#### PROVIDED DATA:
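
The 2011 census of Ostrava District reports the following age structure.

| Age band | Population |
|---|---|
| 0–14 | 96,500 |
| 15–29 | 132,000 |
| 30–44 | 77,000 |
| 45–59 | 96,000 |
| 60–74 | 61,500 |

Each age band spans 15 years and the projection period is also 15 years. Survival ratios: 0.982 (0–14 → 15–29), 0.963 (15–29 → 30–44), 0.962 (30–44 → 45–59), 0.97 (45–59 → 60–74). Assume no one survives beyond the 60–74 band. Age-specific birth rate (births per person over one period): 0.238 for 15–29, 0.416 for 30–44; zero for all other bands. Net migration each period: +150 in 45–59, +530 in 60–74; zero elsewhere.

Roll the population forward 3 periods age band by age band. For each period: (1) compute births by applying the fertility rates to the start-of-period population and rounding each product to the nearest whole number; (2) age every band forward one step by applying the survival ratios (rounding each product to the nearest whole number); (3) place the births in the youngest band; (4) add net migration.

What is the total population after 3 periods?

394101

Period 1:
Births: 132000 × 0.238 = 31416, 77000 × 0.416 = 32032 → 63448
15–29: 96500 × 0.982 = 94763
30–44: 132000 × 0.963 = 127116
45–59: 77000 × 0.962 = 74074
60–74: 96000 × 0.97 = 93120
Net migration: 45–59 + 150 → 74224; 60–74 + 530 → 93650
End of period: [63448, 94763, 127116, 74224, 93650]
Period 2:
Births: 94763 × 0.238 = 22554, 127116 × 0.416 = 52880 → 75434
15–29: 63448 × 0.982 = 62306
30–44: 94763 × 0.963 = 91257
45–59: 127116 × 0.962 = 122286
60–74: 74224 × 0.97 = 71997
Net migration: 45–59 + 150 → 122436; 60–74 + 530 → 72527
End of period: [75434, 62306, 91257, 122436, 72527]
Period 3:
Births: 62306 × 0.238 = 14829, 91257 × 0.416 = 37963 → 52792
15–29: 75434 × 0.982 = 74076
30–44: 62306 × 0.963 = 60001
45–59: 91257 × 0.962 = 87789
60–74: 122436 × 0.97 = 118763
Net migration: 45–59 + 150 → 87939; 60–74 + 530 → 119293
End of period: [52792, 74076, 60001, 87939, 119293]
Total after period 3: 52792 + 74076 + 60001 + 87939 + 119293 = 394101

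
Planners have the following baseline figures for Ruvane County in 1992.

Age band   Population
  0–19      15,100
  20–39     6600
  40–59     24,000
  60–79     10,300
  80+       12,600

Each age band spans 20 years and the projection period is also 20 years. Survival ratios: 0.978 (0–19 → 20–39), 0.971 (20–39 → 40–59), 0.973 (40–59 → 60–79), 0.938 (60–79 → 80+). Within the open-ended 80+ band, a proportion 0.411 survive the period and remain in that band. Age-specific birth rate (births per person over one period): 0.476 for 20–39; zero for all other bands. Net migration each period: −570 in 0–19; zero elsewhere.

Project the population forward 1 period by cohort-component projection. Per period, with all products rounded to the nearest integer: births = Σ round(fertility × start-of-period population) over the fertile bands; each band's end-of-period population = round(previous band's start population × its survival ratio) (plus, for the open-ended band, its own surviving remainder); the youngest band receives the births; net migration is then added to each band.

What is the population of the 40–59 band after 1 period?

(Groups numbered youngest = 1 to oldest = 5.)
After projecting period 1:
Births: 6600 × 0.476 = 3142
Group 2: 15100 × 0.978 = 14768
Group 3: 6600 × 0.971 = 6409
Group 4: 24000 × 0.973 = 23352
Group 5: 10300 × 0.938 + 12600 × 0.411 = 9661 + 5179 = 14840
Net migration: Group 1 − 570 → 2572
→ [2572, 14768, 6409, 23352, 14840]

6409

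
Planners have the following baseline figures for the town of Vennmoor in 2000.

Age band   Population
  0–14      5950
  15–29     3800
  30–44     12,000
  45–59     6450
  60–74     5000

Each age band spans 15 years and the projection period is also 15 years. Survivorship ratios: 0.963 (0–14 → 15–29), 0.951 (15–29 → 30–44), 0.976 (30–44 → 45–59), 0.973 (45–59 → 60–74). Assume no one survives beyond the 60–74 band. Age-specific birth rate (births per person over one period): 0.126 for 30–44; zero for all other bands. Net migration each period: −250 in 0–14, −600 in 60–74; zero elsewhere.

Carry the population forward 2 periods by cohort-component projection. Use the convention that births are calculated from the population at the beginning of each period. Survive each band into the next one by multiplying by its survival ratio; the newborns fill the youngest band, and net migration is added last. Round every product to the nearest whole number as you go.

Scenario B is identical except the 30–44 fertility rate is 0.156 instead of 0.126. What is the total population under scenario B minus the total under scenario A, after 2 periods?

456

(Bands numbered youngest = 1 to oldest = 5.)
Period 1.
Births: 12000 × 0.126 = 1512
Band 2: 5950 × 0.963 = 5730
Band 3: 3800 × 0.951 = 3614
Band 4: 12000 × 0.976 = 11712
Band 5: 6450 × 0.973 = 6276
Net migration: Band 1 − 250 → 1262; Band 5 − 600 → 5676
Population now: 0–14=1262, 15–29=5730, 30–44=3614, 45–59=11712, 60–74=5676
Period 2.
Births: 3614 × 0.126 = 455
Band 2: 1262 × 0.963 = 1215
Band 3: 5730 × 0.951 = 5449
Band 4: 3614 × 0.976 = 3527
Band 5: 11712 × 0.973 = 11396
Net migration: Band 1 − 250 → 205; Band 5 − 600 → 10796
Population now: 0–14=205, 15–29=1215, 30–44=5449, 45–59=3527, 60–74=10796
Scenario A total after 2 periods: 21192
Scenario B projection —
Period 1.
Births: 12000 × 0.156 = 1872
Band 2: 5950 × 0.963 = 5730
Band 3: 3800 × 0.951 = 3614
Band 4: 12000 × 0.976 = 11712
Band 5: 6450 × 0.973 = 6276
Net migration: Band 1 − 250 → 1622; Band 5 − 600 → 5676
Population now: 0–14=1622, 15–29=5730, 30–44=3614, 45–59=11712, 60–74=5676
Period 2.
Births: 3614 × 0.156 = 564
Band 2: 1622 × 0.963 = 1562
Band 3: 5730 × 0.951 = 5449
Band 4: 3614 × 0.976 = 3527
Band 5: 11712 × 0.973 = 11396
Net migration: Band 1 − 250 → 314; Band 5 − 600 → 10796
Population now: 0–14=314, 15–29=1562, 30–44=5449, 45–59=3527, 60–74=10796
Scenario B total after 2 periods: 21648
Difference B − A = 21648 − 21192 = 456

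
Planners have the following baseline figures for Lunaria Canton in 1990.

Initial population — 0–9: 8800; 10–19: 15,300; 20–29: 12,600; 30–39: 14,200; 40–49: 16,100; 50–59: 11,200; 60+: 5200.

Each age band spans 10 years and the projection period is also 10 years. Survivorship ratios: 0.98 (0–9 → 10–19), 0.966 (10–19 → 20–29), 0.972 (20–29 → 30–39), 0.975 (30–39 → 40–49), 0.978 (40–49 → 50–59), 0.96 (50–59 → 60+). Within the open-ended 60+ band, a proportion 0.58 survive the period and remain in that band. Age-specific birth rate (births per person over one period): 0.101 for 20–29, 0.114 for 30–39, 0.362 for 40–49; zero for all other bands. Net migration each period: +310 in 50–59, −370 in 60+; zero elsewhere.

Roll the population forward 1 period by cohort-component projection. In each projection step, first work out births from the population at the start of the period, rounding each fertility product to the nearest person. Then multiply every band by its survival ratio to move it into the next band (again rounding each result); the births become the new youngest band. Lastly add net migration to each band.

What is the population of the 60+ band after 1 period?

Period 1.
Births: 12600 × 0.101 = 1273 ; 14200 × 0.114 = 1619 ; 16100 × 0.362 = 5828 → total 8720
10–19: 8800 × 0.98 = 8624
20–29: 15300 × 0.966 = 14780
30–39: 12600 × 0.972 = 12247
40–49: 14200 × 0.975 = 13845
50–59: 16100 × 0.978 = 15746
60+: 11200 × 0.96 + 5200 × 0.58 = 10752 + 3016 = 13768
Net migration: 50–59 + 310 → 16056; 60+ − 370 → 13398
Giving 8720 / 8624 / 14780 / 12247 / 13845 / 16056 / 13398.

13398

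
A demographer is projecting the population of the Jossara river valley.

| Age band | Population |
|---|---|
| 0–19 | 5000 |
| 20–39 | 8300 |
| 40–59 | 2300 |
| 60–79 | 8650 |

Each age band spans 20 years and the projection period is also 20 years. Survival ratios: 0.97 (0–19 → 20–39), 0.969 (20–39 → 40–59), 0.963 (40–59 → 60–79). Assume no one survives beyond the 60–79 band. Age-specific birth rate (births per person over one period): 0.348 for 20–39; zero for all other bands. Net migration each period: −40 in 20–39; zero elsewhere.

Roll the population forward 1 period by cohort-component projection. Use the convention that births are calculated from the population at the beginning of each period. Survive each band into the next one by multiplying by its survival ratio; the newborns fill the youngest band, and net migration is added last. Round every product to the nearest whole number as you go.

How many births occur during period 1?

2888

Period 1.
Births: 8300 * 0.348 = 2888
20–39: 5000 * 0.97 = 4850
40–59: 8300 * 0.969 = 8043
60–79: 2300 * 0.963 = 2215
Net migration: 20–39 − 40 → 4810
Giving 2888 / 4810 / 8043 / 2215.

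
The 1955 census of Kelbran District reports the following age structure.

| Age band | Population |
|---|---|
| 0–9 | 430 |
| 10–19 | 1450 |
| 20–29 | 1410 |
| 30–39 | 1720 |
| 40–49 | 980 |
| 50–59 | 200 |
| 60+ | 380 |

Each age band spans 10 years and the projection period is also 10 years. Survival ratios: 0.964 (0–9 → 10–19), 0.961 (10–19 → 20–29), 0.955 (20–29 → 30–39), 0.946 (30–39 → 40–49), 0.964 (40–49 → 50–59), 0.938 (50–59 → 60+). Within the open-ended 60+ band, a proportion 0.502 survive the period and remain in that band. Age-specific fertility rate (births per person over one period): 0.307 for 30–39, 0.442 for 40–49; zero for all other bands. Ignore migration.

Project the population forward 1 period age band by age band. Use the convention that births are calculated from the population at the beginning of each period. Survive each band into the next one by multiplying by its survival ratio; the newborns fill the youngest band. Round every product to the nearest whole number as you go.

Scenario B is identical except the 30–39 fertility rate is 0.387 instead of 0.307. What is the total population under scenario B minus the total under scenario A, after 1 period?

After projecting period 1:
Births: 1720 * 0.307 = 528, 980 * 0.442 = 433 → 961
10–19: 430 * 0.964 = 415
20–29: 1450 * 0.961 = 1393
30–39: 1410 * 0.955 = 1347
40–49: 1720 * 0.946 = 1627
50–59: 980 * 0.964 = 945
60+: 200 * 0.938 + 380 * 0.502 = 188 + 191 = 379
→ [961, 415, 1393, 1347, 1627, 945, 379]
Scenario A total after 1 period: 7067
Scenario B projection —
After projecting period 1:
Births: 1720 * 0.387 = 666, 980 * 0.442 = 433 → 1099
10–19: 430 * 0.964 = 415
20–29: 1450 * 0.961 = 1393
30–39: 1410 * 0.955 = 1347
40–49: 1720 * 0.946 = 1627
50–59: 980 * 0.964 = 945
60+: 200 * 0.938 + 380 * 0.502 = 188 + 191 = 379
→ [1099, 415, 1393, 1347, 1627, 945, 379]
Scenario B total after 1 period: 7205
Difference B − A = 7205 − 7067 = 138

138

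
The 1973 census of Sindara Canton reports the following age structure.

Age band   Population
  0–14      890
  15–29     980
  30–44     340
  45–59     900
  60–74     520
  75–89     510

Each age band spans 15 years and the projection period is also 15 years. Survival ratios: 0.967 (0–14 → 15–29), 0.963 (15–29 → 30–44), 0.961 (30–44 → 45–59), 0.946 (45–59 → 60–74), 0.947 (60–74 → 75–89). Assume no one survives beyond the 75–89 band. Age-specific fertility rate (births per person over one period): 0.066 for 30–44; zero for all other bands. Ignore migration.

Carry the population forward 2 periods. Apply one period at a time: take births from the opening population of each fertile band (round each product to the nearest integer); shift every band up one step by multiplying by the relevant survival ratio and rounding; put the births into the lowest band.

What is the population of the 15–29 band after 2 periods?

21

(Bands numbered youngest = 1 to oldest = 6.)
Period 1:
Births: 340 × 0.066 = 22
Band 2: 890 × 0.967 = 861
Band 3: 980 × 0.963 = 944
Band 4: 340 × 0.961 = 327
Band 5: 900 × 0.946 = 851
Band 6: 520 × 0.947 = 492
End of period: [22, 861, 944, 327, 851, 492]
Period 2:
Births: 944 × 0.066 = 62
Band 2: 22 × 0.967 = 21
Band 3: 861 × 0.963 = 829
Band 4: 944 × 0.961 = 907
Band 5: 327 × 0.946 = 309
Band 6: 851 × 0.947 = 806
End of period: [62, 21, 829, 907, 309, 806]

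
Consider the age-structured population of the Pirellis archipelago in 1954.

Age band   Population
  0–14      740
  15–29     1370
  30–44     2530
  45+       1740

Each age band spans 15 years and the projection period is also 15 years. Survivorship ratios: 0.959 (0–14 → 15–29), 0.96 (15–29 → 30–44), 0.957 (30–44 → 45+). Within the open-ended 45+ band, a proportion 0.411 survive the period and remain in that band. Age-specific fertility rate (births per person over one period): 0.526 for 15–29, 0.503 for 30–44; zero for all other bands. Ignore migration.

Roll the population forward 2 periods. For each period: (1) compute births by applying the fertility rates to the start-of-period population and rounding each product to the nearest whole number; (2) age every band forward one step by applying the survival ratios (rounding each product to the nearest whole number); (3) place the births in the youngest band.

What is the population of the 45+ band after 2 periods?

Period 1:
Births: 1370 * 0.526 = 721, 2530 * 0.503 = 1273 ⇒ total 1994
15–29: 740 * 0.959 = 710
30–44: 1370 * 0.96 = 1315
45+: 2530 * 0.957 + 1740 * 0.411 = 2421 + 715 = 3136
Giving 1994 / 710 / 1315 / 3136.
Period 2:
Births: 710 * 0.526 = 373, 1315 * 0.503 = 661 ⇒ total 1034
15–29: 1994 * 0.959 = 1912
30–44: 710 * 0.96 = 682
45+: 1315 * 0.957 + 3136 * 0.411 = 1258 + 1289 = 2547
Giving 1034 / 1912 / 682 / 2547.

2547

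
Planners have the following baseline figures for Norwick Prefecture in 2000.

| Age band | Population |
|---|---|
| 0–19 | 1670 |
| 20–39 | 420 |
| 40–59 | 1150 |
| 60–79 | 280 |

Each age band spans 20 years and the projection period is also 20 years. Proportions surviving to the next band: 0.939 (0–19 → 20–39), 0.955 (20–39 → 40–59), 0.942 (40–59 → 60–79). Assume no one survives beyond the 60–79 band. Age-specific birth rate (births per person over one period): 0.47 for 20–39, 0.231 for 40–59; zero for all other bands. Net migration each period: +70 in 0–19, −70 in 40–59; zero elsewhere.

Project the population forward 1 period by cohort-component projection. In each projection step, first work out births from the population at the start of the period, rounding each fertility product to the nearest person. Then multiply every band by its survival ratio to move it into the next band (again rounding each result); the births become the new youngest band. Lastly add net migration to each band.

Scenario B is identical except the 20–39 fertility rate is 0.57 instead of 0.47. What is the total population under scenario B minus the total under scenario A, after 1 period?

42

Call the groups 1 to 4, youngest first.
After projecting period 1:
Births: 420 × 0.47 = 197, 1150 × 0.231 = 266 — total 463
Group 2: 1670 × 0.939 = 1568
Group 3: 420 × 0.955 = 401
Group 4: 1150 × 0.942 = 1083
Net migration: Group 1 + 70 → 533; Group 3 − 70 → 331
Population now: 0–19=533, 20–39=1568, 40–59=331, 60–79=1083
Scenario A total after 1 period: 3515
Scenario B projection —
After projecting period 1:
Births: 420 × 0.57 = 239, 1150 × 0.231 = 266 — total 505
Group 2: 1670 × 0.939 = 1568
Group 3: 420 × 0.955 = 401
Group 4: 1150 × 0.942 = 1083
Net migration: Group 1 + 70 → 575; Group 3 − 70 → 331
Population now: 0–19=575, 20–39=1568, 40–59=331, 60–79=1083
Scenario B total after 1 period: 3557
Difference B − A = 3557 − 3515 = 42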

#### TASK ITEM:
Among the lines of the listing above, which ones contain the word "District"? Show them.

#### TASK RESPONSE:
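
The 2011 census of Ostrava District reports the following age structure.
The 1955 census of Kelbran District reports the following age structure.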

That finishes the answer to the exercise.